ASSIGNMENT - Search the records for the string "Verify" and return each line that has it.

(Saved entries)
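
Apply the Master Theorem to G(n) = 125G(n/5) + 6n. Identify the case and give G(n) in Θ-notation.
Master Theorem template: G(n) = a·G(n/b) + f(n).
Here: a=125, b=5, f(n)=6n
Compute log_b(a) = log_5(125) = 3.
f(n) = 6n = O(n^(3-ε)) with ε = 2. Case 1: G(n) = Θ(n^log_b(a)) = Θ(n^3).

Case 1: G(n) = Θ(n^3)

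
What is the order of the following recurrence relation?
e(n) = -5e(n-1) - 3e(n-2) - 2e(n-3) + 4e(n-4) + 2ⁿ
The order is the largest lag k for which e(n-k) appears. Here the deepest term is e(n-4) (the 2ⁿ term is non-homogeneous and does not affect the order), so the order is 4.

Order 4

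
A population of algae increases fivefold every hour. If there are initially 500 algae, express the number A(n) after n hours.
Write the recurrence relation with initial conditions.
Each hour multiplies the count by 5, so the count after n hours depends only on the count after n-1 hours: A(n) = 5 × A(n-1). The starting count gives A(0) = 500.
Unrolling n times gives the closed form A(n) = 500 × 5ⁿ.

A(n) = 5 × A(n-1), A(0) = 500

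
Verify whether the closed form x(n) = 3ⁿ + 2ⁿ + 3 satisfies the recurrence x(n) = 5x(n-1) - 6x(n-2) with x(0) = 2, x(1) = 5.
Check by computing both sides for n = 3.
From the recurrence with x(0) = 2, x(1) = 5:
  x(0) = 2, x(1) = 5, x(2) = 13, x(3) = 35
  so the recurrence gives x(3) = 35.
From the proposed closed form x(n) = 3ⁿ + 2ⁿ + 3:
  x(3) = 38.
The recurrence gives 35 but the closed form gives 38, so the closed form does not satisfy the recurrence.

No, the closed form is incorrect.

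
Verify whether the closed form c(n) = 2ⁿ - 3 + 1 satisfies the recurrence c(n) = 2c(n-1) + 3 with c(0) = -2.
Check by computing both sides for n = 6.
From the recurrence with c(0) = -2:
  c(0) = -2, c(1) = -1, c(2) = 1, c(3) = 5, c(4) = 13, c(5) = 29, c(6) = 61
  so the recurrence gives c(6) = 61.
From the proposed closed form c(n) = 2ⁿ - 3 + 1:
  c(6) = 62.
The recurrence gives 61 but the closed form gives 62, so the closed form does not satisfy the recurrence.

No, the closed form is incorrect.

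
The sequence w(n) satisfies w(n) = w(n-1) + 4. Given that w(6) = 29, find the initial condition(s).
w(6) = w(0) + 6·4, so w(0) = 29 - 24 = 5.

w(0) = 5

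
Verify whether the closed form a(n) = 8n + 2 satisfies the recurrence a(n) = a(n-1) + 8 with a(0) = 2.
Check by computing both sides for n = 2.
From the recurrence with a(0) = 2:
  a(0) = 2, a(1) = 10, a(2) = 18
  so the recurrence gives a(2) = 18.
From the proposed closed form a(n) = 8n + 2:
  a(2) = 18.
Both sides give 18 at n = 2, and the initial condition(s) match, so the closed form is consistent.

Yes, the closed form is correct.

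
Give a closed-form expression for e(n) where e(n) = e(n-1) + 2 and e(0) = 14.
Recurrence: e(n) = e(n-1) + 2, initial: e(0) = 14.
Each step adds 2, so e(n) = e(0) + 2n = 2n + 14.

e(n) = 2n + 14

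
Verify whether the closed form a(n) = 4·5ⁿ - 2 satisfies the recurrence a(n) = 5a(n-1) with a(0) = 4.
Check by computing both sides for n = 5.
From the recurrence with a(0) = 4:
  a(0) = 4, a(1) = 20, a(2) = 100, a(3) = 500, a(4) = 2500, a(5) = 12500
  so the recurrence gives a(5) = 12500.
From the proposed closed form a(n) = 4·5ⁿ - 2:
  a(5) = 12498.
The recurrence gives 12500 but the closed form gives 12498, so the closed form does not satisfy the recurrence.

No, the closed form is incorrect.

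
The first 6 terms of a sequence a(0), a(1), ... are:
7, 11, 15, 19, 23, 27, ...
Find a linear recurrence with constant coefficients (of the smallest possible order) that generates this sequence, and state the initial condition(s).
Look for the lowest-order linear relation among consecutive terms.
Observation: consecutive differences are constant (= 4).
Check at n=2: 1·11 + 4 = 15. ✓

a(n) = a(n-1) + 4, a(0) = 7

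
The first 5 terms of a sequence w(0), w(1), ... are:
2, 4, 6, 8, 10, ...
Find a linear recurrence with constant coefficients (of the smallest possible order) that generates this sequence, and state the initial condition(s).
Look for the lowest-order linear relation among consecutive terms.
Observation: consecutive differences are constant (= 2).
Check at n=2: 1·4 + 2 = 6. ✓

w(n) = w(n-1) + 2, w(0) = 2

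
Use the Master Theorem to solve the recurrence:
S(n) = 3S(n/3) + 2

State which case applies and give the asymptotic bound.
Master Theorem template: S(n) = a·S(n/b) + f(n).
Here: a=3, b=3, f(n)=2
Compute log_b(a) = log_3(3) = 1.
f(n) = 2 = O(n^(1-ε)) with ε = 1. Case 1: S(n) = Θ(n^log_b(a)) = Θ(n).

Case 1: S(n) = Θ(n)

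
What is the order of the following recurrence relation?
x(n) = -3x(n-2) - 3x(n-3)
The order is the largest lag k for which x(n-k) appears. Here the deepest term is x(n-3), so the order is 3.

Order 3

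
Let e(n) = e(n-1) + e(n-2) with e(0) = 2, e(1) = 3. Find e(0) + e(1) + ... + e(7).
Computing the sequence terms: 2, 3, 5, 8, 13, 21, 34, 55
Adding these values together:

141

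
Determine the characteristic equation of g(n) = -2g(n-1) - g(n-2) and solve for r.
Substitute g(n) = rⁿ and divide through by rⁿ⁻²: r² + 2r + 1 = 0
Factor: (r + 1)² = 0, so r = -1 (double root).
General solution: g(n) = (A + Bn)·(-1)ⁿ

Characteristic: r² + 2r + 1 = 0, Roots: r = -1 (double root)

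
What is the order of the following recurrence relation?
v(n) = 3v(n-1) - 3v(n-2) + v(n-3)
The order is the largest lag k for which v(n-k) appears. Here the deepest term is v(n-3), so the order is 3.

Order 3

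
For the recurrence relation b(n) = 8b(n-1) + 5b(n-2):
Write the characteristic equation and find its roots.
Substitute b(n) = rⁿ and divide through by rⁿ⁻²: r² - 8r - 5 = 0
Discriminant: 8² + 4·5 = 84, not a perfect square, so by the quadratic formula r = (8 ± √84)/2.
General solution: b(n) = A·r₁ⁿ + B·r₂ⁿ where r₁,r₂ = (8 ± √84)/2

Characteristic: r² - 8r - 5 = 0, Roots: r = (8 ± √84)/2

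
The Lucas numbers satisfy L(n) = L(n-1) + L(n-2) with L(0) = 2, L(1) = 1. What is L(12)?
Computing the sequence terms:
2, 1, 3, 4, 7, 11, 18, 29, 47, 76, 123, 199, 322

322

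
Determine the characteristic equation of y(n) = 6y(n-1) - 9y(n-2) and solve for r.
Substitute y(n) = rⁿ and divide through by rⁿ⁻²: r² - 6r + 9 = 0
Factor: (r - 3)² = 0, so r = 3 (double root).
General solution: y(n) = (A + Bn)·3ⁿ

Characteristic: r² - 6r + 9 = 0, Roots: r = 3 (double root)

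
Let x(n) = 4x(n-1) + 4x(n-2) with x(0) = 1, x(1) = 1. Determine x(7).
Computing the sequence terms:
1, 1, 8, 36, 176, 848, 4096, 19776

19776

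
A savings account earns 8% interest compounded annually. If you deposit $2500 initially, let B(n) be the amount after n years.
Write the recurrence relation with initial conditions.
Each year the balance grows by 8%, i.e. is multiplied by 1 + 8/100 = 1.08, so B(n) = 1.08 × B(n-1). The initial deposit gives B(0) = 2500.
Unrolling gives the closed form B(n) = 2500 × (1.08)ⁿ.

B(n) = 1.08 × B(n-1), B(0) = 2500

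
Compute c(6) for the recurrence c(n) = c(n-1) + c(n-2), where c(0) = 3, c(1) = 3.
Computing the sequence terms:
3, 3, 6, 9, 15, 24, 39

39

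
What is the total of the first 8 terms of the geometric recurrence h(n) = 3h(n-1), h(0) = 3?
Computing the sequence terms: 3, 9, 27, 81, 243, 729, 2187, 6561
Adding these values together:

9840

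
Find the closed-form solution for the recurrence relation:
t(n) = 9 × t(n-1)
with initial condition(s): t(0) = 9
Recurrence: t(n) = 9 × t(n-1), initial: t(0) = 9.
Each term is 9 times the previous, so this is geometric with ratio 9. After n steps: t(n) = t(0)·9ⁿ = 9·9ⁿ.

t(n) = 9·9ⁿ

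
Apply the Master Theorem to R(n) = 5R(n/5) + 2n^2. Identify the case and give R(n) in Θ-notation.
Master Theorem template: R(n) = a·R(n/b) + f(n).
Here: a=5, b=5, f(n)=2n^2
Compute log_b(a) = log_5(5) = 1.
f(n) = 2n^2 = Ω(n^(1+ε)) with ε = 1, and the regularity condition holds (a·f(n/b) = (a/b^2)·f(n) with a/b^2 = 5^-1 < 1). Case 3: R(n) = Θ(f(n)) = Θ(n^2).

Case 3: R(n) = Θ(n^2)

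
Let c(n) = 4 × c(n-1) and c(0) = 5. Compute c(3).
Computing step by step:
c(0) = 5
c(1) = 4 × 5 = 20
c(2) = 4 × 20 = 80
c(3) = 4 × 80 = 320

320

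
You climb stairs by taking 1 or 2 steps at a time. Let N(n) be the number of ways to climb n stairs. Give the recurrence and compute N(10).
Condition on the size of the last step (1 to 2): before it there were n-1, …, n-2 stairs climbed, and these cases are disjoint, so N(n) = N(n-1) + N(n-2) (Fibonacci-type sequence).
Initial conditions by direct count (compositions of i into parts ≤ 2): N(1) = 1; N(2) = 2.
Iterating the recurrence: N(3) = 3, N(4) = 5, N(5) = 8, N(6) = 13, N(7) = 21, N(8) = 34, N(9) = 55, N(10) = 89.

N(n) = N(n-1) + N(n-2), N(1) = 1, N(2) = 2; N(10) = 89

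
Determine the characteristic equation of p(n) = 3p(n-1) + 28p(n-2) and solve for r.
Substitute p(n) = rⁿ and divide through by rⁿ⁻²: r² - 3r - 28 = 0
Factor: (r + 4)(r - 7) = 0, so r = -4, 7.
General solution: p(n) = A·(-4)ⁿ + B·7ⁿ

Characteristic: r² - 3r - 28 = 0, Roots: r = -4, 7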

SOLUTION FOR THIS PROBLEM -
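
Verify whether the closed form x(n) = 3ⁿ + 2ⁿ + 3 satisfies the recurrence x(n) = 5x(n-1) - 6x(n-2) with x(0) = 2, x(1) = 5.
Verify whether the closed form c(n) = 2ⁿ - 3 + 1 satisfies the recurrence c(n) = 2c(n-1) + 3 with c(0) = -2.
Verify whether the closed form a(n) = 8n + 2 satisfies the recurrence a(n) = a(n-1) + 8 with a(0) = 2.
Verify whether the closed form a(n) = 4·5ⁿ - 2 satisfies the recurrence a(n) = 5a(n-1) with a(0) = 4.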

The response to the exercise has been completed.